►

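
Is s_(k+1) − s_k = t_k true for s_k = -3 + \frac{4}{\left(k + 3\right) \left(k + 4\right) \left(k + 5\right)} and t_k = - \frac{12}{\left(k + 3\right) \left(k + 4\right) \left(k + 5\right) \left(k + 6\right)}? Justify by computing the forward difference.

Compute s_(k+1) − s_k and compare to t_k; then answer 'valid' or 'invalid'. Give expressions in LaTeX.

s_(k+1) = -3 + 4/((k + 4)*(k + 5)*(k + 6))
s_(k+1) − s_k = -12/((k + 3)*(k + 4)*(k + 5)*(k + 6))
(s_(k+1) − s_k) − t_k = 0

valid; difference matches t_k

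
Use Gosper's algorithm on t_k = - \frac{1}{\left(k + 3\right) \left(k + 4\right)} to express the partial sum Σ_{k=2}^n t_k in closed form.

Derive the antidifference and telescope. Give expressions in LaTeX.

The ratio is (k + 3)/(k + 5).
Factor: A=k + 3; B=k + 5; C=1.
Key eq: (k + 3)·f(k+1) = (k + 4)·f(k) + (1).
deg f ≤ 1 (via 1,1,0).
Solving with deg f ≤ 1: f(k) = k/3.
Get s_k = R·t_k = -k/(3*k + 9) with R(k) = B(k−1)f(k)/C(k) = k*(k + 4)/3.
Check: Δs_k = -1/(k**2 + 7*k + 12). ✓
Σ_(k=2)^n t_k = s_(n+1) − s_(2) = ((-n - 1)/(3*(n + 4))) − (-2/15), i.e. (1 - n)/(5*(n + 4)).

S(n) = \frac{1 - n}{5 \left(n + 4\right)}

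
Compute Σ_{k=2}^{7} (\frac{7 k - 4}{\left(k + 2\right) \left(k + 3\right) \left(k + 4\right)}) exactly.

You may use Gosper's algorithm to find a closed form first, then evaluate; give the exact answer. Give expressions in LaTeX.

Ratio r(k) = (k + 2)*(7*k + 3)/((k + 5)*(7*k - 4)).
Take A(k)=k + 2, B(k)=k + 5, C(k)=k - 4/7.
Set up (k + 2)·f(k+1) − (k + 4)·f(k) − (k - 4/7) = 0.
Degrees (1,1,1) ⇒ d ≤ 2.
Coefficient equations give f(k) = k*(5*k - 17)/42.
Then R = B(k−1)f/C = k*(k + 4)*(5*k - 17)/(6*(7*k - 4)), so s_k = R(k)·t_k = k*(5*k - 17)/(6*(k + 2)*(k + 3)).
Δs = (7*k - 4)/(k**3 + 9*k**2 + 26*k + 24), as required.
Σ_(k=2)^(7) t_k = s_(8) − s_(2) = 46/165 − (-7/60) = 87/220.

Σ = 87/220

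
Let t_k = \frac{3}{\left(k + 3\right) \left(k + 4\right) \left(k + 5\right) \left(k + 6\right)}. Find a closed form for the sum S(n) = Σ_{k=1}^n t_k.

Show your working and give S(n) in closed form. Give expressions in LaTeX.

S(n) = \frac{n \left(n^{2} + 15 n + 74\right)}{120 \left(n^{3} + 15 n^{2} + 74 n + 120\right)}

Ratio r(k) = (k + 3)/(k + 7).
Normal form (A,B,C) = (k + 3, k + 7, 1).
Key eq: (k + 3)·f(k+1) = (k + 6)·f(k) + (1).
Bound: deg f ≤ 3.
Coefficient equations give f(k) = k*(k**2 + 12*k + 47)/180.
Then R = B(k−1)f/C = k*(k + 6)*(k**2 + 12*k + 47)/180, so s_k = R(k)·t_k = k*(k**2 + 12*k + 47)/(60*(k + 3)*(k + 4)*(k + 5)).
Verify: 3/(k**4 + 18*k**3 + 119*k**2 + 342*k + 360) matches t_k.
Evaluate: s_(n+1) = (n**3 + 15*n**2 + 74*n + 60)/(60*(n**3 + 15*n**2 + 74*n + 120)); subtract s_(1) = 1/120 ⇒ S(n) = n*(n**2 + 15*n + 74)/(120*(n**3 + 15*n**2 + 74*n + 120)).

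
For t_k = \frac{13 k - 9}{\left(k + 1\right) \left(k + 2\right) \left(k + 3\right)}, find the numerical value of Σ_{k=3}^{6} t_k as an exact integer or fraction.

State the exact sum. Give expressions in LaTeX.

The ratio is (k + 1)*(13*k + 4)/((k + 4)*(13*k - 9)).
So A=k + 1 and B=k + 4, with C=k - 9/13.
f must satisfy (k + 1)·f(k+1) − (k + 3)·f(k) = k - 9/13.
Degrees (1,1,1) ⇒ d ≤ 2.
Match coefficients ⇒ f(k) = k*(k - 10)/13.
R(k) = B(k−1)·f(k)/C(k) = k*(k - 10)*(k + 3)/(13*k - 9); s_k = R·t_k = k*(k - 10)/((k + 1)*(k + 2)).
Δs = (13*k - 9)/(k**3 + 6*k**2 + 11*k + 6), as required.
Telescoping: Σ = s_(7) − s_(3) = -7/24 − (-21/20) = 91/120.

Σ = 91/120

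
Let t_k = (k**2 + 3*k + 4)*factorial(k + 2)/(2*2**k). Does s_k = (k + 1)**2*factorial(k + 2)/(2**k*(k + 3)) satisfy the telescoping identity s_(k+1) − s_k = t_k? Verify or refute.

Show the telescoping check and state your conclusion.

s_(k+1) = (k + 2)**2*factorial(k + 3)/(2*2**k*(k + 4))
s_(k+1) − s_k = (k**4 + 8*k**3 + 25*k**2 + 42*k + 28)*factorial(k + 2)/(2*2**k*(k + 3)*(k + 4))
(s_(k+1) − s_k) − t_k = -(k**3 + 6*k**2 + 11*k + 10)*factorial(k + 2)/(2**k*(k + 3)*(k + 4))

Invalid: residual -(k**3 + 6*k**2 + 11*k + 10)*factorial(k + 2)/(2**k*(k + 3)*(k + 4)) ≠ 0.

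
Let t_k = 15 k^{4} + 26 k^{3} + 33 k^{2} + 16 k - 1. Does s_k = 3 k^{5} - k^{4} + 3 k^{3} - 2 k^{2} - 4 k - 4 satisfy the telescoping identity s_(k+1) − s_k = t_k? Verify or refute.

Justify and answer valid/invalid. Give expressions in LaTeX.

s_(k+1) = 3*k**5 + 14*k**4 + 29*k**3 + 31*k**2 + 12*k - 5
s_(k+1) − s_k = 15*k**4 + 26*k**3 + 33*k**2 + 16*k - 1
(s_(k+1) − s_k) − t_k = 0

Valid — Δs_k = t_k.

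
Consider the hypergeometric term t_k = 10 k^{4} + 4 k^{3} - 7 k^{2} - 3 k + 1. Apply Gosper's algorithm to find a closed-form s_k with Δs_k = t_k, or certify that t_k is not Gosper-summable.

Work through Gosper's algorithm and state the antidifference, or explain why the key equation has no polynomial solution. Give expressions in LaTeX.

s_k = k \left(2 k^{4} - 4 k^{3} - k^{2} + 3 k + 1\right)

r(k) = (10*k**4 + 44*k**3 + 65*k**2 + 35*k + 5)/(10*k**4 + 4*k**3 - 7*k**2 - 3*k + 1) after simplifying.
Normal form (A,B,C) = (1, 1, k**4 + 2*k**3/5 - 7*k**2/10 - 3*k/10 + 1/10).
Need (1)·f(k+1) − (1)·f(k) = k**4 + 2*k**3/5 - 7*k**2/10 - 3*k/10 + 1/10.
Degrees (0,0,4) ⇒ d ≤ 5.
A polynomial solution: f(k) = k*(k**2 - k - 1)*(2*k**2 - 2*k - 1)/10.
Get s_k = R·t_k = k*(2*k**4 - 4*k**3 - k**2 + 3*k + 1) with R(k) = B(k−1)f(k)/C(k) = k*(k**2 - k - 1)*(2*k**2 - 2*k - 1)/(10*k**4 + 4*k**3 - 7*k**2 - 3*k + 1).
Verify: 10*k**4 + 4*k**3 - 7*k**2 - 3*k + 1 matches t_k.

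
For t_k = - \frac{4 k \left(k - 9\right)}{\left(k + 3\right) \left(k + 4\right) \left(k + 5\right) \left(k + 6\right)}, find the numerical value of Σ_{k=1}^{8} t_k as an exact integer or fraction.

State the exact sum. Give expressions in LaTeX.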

◄

Quote the listing above from its first line to the line with "Use Gosper's algorithm on", inclusive, and add nothing.

• [Result for this exercise]
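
Is s_(k+1) − s_k = t_k true for s_k = -3 + \frac{4}{\left(k + 3\right) \left(k + 4\right) \left(k + 5\right)} and t_k = - \frac{12}{\left(k + 3\right) \left(k + 4\right) \left(k + 5\right) \left(k + 6\right)}? Justify by computing the forward difference.

Compute s_(k+1) − s_k and compare to t_k; then answer 'valid' or 'invalid'. Give expressions in LaTeX.

s_(k+1) = -3 + 4/((k + 4)*(k + 5)*(k + 6))
s_(k+1) − s_k = -12/((k + 3)*(k + 4)*(k + 5)*(k + 6))
(s_(k+1) − s_k) − t_k = 0

valid; difference matches t_k

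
Use Gosper's algorithm on t_k = - \frac{1}{\left(k + 3\right) \left(k + 4\right)} to express the partial sum Σ_{k=2}^n t_k in closed form.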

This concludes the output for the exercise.